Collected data

-=-=-=-=-

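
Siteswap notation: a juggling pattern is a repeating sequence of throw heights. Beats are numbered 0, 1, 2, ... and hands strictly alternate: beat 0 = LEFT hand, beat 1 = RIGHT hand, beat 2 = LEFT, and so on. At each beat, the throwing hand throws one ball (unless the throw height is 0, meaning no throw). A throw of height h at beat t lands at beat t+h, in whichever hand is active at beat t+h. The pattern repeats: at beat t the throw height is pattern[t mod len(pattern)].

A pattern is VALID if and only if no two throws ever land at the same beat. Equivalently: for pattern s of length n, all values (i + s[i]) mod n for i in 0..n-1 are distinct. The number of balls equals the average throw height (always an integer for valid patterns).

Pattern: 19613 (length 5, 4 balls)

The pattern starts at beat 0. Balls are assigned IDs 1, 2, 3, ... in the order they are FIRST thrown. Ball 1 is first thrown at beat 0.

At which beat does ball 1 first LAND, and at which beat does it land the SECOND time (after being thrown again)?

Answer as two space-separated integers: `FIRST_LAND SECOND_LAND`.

Beat 0 (L): throw ball1 h=1 -> lands@1:R; in-air after throw: [b1@1:R]
Beat 1 (R): throw ball1 h=9 -> lands@10:L; in-air after throw: [b1@10:L]
Beat 2 (L): throw ball2 h=6 -> lands@8:L; in-air after throw: [b2@8:L b1@10:L]
Beat 3 (R): throw ball3 h=1 -> lands@4:L; in-air after throw: [b3@4:L b2@8:L b1@10:L]
Beat 4 (L): throw ball3 h=3 -> lands@7:R; in-air after throw: [b3@7:R b2@8:L b1@10:L]
Beat 5 (R): throw ball4 h=1 -> lands@6:L; in-air after throw: [b4@6:L b3@7:R b2@8:L b1@10:L]
Beat 6 (L): throw ball4 h=9 -> lands@15:R; in-air after throw: [b3@7:R b2@8:L b1@10:L b4@15:R]
Beat 7 (R): throw ball3 h=6 -> lands@13:R; in-air after throw: [b2@8:L b1@10:L b3@13:R b4@15:R]
Beat 8 (L): throw ball2 h=1 -> lands@9:R; in-air after throw: [b2@9:R b1@10:L b3@13:R b4@15:R]
Beat 9 (R): throw ball2 h=3 -> lands@12:L; in-air after throw: [b1@10:L b2@12:L b3@13:R b4@15:R]
Beat 10 (L): throw ball1 h=1 -> lands@11:R; in-air after throw: [b1@11:R b2@12:L b3@13:R b4@15:R]
Ball 1: thrown@0 h=1 -> first land @1; rethrown@1 h=9 -> second land @10

Answer: 1 10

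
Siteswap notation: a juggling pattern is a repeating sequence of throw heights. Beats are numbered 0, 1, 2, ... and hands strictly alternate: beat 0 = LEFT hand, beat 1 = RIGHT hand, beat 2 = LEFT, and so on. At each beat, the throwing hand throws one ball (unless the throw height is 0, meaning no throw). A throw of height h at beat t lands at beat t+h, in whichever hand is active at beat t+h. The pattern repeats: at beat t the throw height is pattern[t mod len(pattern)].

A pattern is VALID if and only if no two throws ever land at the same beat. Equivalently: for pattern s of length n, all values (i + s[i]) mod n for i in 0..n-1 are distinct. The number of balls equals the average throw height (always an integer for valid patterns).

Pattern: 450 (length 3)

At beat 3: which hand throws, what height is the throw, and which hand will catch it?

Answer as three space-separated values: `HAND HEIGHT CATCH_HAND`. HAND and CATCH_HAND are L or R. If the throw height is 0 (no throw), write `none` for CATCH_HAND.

Beat 3: 3 mod 2 = 1, so hand = R
Throw height = pattern[3 mod 3] = pattern[0] = 4
Lands at beat 3+4=7, 7 mod 2 = 1, so catch hand = R

Answer: R 4 R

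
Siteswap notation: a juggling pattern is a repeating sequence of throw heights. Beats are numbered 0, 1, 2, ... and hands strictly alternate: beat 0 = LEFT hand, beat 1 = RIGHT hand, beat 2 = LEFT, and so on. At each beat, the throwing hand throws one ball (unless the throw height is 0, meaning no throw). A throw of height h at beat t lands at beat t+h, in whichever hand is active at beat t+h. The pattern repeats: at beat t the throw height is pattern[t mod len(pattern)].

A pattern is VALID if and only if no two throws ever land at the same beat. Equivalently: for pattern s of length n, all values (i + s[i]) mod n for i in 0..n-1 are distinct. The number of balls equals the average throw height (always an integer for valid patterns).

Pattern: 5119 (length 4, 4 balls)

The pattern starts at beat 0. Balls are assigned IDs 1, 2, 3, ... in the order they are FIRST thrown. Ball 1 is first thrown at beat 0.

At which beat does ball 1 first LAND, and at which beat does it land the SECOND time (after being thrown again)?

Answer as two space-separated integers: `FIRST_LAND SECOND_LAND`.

Beat 0 (L): throw ball1 h=5 -> lands@5:R; in-air after throw: [b1@5:R]
Beat 1 (R): throw ball2 h=1 -> lands@2:L; in-air after throw: [b2@2:L b1@5:R]
Beat 2 (L): throw ball2 h=1 -> lands@3:R; in-air after throw: [b2@3:R b1@5:R]
Beat 3 (R): throw ball2 h=9 -> lands@12:L; in-air after throw: [b1@5:R b2@12:L]
Beat 4 (L): throw ball3 h=5 -> lands@9:R; in-air after throw: [b1@5:R b3@9:R b2@12:L]
Beat 5 (R): throw ball1 h=1 -> lands@6:L; in-air after throw: [b1@6:L b3@9:R b2@12:L]
Beat 6 (L): throw ball1 h=1 -> lands@7:R; in-air after throw: [b1@7:R b3@9:R b2@12:L]
Ball 1: thrown@0 h=5 -> first land @5; rethrown@5 h=1 -> second land @6

Answer: 5 6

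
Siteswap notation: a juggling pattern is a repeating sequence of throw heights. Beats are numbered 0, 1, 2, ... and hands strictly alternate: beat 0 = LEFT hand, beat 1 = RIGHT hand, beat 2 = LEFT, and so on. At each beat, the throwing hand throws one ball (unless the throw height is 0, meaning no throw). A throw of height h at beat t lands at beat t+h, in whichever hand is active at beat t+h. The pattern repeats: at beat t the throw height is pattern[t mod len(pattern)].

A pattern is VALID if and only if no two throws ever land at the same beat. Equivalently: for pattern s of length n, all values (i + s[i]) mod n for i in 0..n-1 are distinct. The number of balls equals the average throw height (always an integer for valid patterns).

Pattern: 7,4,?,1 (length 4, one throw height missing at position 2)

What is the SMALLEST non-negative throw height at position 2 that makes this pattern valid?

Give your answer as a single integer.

i=0: (0 + 7) mod 4 = 3
i=1: (1 + 4) mod 4 = 1
i=2: s[i]=? (unknown)
i=3: (3 + 1) mod 4 = 0
Known residues: [0, 1, 3]; need a permutation of 0..3, so missing residue r = 2
Need (2 + s) mod 4 = 2; smallest s = (2 - 2) mod 4 = 0

Answer: 0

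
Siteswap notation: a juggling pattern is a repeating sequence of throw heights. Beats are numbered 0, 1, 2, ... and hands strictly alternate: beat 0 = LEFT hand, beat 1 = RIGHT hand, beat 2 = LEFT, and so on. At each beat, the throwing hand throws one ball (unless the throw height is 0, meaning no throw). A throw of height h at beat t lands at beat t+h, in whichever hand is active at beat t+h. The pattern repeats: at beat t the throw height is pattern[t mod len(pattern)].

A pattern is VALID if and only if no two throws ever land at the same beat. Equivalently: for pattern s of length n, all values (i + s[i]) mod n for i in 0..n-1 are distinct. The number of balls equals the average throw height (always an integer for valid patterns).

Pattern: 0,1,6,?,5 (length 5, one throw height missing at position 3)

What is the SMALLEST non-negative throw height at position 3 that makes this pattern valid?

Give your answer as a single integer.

i=0: (0 + 0) mod 5 = 0
i=1: (1 + 1) mod 5 = 2
i=2: (2 + 6) mod 5 = 3
i=3: s[i]=? (unknown)
i=4: (4 + 5) mod 5 = 4
Known residues: [0, 2, 3, 4]; need a permutation of 0..4, so missing residue r = 1
Need (3 + s) mod 5 = 1; smallest s = (1 - 3) mod 5 = 3

Answer: 3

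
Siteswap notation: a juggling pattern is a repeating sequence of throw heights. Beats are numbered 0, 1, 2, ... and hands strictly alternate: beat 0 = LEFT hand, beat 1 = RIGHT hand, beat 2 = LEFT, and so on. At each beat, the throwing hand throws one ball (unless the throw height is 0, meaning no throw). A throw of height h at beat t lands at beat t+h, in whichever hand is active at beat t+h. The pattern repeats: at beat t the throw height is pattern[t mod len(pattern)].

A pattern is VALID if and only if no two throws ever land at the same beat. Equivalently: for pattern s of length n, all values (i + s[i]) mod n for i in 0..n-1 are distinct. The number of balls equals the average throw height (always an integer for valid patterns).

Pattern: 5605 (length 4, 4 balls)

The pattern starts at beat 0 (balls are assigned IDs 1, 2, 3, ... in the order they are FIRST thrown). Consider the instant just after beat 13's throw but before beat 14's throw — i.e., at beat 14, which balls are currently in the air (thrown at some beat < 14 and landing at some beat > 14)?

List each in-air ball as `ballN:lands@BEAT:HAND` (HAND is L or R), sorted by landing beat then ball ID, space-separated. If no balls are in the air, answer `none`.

Answer: ball4:lands@15:R ball1:lands@16:L ball2:lands@17:R ball3:lands@19:R

Derivation:
Beat 0 (L): throw ball1 h=5 -> lands@5:R; in-air after throw: [b1@5:R]
Beat 1 (R): throw ball2 h=6 -> lands@7:R; in-air after throw: [b1@5:R b2@7:R]
Beat 3 (R): throw ball3 h=5 -> lands@8:L; in-air after throw: [b1@5:R b2@7:R b3@8:L]
Beat 4 (L): throw ball4 h=5 -> lands@9:R; in-air after throw: [b1@5:R b2@7:R b3@8:L b4@9:R]
Beat 5 (R): throw ball1 h=6 -> lands@11:R; in-air after throw: [b2@7:R b3@8:L b4@9:R b1@11:R]
Beat 7 (R): throw ball2 h=5 -> lands@12:L; in-air after throw: [b3@8:L b4@9:R b1@11:R b2@12:L]
Beat 8 (L): throw ball3 h=5 -> lands@13:R; in-air after throw: [b4@9:R b1@11:R b2@12:L b3@13:R]
Beat 9 (R): throw ball4 h=6 -> lands@15:R; in-air after throw: [b1@11:R b2@12:L b3@13:R b4@15:R]
Beat 11 (R): throw ball1 h=5 -> lands@16:L; in-air after throw: [b2@12:L b3@13:R b4@15:R b1@16:L]
Beat 12 (L): throw ball2 h=5 -> lands@17:R; in-air after throw: [b3@13:R b4@15:R b1@16:L b2@17:R]
Beat 13 (R): throw ball3 h=6 -> lands@19:R; in-air after throw: [b4@15:R b1@16:L b2@17:R b3@19:R]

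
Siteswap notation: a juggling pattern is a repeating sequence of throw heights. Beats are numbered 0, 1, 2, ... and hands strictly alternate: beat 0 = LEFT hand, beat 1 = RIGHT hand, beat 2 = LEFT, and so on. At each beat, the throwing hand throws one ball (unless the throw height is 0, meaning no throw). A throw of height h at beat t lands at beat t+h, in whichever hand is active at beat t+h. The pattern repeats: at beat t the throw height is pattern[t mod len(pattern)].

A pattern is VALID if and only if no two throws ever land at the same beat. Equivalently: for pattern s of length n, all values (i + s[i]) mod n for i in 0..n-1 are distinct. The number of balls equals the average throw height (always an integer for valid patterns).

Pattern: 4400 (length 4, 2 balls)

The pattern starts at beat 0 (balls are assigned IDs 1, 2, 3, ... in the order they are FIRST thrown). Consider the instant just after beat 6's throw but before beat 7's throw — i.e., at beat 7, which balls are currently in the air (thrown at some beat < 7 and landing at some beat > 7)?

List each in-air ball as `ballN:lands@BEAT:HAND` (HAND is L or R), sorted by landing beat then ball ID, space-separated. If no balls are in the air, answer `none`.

Beat 0 (L): throw ball1 h=4 -> lands@4:L; in-air after throw: [b1@4:L]
Beat 1 (R): throw ball2 h=4 -> lands@5:R; in-air after throw: [b1@4:L b2@5:R]
Beat 4 (L): throw ball1 h=4 -> lands@8:L; in-air after throw: [b2@5:R b1@8:L]
Beat 5 (R): throw ball2 h=4 -> lands@9:R; in-air after throw: [b1@8:L b2@9:R]

Answer: ball1:lands@8:L ball2:lands@9:R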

-=-=-=-=-

- GOAL OF THE EXERCISE:
Looking at the entries above, copy out every line in which "before" occurs.

- RESULT OF THE EXERCISE:
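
The pattern starts at beat 0 (balls are assigned IDs 1, 2, 3, ... in the order they are FIRST thrown). Consider the instant just after beat 13's throw but before beat 14's throw — i.e., at beat 14, which balls are currently in the air (thrown at some beat < 14 and landing at some beat > 14)?
The pattern starts at beat 0 (balls are assigned IDs 1, 2, 3, ... in the order they are FIRST thrown). Consider the instant just after beat 6's throw but before beat 7's throw — i.e., at beat 7, which balls are currently in the air (thrown at some beat < 7 and landing at some beat > 7)?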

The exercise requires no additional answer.